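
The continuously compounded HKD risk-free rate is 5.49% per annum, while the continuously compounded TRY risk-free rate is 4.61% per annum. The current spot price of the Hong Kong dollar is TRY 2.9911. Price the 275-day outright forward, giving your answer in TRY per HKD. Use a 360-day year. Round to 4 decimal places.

2.9711

T = 275/360 years.
TRY growth factor: e^(0.0461×275/360) = 1.0358427.
Growth of 1 HKD over T: e^(0.0549×275/360) = 1.0428293.
CIP: F = S · (grow TRY)/(grow HKD) = 2.9911 × 1.0358427/1.0428293 = 2.971061 TRY per HKD.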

> _TASK OBJECTIVE_
Produce an exact copy of the entries above.

> _OUTPUT OF THE EXERCISE_
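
The continuously compounded HKD risk-free rate is 5.49% per annum, while the continuously compounded TRY risk-free rate is 4.61% per annum. The current spot price of the Hong Kong dollar is TRY 2.9911. Price the 275-day outright forward, giving your answer in TRY per HKD. Use a 360-day year. Round to 4 decimal places.

2.9711

T = 275/360 years.
TRY growth factor: e^(0.0461×275/360) = 1.0358427.
Growth of 1 HKD over T: e^(0.0549×275/360) = 1.0428293.
CIP: F = S · (grow TRY)/(grow HKD) = 2.9911 × 1.0358427/1.0428293 = 2.971061 TRY per HKD.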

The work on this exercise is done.